Input data

BEGIN

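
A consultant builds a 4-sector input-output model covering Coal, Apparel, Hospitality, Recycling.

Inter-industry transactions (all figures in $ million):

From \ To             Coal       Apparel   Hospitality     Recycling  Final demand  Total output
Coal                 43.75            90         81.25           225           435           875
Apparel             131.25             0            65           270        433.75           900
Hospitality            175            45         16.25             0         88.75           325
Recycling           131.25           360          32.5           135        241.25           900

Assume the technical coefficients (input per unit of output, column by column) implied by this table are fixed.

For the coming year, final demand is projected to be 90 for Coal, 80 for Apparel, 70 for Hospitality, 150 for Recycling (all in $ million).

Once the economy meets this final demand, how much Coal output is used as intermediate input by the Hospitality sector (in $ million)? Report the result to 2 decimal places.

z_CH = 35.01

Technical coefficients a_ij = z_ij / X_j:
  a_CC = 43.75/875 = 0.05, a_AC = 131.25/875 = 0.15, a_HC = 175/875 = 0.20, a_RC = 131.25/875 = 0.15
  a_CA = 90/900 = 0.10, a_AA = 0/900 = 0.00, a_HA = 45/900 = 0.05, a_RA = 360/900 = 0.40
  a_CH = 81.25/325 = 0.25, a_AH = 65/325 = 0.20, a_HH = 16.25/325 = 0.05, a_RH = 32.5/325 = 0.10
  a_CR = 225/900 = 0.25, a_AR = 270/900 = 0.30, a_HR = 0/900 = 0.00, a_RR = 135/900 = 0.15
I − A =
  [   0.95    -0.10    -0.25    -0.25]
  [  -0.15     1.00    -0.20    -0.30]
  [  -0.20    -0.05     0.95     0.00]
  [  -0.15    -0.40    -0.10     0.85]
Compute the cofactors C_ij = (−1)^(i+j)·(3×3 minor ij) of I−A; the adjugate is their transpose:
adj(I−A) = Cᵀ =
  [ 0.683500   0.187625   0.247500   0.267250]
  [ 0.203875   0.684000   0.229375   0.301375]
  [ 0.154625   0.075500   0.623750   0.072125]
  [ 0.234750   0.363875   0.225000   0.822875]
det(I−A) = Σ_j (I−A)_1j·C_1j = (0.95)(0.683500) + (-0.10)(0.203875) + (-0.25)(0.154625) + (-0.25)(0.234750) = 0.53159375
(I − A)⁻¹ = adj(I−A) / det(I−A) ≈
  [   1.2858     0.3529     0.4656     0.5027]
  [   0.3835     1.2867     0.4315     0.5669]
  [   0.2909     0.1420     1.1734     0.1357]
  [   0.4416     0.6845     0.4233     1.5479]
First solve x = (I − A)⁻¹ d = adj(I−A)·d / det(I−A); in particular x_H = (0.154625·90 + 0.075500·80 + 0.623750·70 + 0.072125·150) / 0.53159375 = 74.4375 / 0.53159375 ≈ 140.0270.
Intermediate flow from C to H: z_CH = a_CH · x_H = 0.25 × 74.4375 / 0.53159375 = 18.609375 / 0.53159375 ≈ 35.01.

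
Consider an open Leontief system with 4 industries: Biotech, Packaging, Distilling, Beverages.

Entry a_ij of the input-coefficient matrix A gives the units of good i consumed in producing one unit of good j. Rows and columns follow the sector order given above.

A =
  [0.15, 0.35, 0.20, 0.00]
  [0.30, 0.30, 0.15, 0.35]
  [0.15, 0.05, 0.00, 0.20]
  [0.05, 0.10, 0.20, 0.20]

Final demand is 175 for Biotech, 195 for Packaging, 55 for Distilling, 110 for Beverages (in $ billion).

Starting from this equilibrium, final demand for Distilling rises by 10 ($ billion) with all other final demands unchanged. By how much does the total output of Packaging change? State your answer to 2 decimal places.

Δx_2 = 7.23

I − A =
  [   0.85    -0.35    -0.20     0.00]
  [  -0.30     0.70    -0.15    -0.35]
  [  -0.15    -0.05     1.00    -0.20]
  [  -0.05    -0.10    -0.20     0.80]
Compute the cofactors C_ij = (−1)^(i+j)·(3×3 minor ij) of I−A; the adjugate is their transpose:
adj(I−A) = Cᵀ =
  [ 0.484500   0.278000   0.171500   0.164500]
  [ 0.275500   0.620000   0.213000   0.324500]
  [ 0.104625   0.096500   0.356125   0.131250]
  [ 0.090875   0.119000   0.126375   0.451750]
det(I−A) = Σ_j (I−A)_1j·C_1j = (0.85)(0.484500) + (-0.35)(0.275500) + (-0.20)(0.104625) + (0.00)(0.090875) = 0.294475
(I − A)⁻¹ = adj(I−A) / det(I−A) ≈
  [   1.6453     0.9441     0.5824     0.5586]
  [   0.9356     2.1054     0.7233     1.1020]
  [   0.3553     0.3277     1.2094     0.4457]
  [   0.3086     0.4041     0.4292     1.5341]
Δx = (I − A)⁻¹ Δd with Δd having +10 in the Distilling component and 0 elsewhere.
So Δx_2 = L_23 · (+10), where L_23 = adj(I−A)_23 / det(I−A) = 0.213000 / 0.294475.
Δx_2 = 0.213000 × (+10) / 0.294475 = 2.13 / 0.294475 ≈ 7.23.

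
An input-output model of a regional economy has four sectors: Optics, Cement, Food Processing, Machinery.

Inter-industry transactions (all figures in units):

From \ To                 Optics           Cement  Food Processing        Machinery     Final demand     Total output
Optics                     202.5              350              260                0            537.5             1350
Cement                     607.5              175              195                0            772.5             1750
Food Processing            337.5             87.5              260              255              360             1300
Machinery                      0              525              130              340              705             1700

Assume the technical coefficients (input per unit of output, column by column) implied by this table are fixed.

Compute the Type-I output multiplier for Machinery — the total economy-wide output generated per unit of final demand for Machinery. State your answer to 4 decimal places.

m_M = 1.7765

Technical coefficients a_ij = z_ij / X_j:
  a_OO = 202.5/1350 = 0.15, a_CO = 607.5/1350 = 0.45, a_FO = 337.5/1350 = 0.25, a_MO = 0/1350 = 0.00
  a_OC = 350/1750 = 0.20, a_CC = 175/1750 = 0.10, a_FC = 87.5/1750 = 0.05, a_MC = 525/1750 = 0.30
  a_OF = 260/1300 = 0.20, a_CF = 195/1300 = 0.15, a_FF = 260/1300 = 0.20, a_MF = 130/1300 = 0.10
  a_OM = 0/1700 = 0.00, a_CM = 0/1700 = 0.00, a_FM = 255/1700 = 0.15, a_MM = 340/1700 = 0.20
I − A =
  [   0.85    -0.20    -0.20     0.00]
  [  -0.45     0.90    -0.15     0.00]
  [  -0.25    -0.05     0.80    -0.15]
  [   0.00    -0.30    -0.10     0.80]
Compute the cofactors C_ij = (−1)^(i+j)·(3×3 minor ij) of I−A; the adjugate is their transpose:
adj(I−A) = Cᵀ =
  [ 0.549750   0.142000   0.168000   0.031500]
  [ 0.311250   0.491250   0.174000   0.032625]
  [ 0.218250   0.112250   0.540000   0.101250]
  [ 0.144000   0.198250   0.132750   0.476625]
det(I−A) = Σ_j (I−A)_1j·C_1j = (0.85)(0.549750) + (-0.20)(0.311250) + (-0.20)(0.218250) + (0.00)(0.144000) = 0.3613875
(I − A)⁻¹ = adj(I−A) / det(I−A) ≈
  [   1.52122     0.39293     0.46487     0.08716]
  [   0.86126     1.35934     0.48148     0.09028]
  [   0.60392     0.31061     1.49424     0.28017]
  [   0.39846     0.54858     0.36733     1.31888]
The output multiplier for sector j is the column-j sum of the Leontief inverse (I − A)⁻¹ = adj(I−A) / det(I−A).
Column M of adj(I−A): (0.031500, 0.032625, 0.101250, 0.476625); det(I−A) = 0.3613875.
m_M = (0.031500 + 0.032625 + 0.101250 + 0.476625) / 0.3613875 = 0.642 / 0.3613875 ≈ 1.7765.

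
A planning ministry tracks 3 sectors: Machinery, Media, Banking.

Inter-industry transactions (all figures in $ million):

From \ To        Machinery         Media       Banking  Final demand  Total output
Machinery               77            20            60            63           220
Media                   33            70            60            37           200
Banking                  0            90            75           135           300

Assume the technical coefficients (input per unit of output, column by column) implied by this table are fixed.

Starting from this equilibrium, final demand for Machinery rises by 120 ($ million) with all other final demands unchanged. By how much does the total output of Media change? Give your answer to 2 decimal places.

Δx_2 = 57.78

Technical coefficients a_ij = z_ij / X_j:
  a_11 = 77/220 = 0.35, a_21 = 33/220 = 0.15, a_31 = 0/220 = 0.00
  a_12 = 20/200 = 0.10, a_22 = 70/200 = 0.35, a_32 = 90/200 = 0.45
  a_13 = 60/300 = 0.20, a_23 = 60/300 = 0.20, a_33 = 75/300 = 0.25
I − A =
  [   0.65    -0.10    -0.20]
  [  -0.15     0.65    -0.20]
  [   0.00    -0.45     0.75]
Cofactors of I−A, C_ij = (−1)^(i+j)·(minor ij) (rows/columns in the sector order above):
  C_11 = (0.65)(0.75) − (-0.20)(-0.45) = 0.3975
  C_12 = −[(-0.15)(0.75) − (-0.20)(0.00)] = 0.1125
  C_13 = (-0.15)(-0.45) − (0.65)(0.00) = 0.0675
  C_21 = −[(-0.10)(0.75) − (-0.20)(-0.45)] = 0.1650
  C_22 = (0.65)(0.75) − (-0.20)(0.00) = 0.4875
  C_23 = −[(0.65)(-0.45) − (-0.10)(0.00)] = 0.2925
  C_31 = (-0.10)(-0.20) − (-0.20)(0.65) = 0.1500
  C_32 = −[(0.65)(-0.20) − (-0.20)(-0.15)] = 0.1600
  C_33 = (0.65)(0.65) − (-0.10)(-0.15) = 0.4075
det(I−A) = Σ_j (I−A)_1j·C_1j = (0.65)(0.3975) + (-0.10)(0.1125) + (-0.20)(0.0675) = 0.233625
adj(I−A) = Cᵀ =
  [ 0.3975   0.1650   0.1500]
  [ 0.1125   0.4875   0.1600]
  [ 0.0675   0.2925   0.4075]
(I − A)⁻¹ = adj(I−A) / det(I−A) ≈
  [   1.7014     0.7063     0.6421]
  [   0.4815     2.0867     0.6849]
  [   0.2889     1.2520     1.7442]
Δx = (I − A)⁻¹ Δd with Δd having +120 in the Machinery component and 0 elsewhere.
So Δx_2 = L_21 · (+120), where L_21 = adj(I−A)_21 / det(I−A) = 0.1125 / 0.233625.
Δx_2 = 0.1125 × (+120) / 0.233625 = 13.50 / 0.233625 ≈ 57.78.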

END

Your assignment
Copy out every line in the records where the word "Beverages" is found.

Task solution
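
Consider an open Leontief system with 4 industries: Biotech, Packaging, Distilling, Beverages.
Final demand is 175 for Biotech, 195 for Packaging, 55 for Distilling, 110 for Beverages (in $ billion).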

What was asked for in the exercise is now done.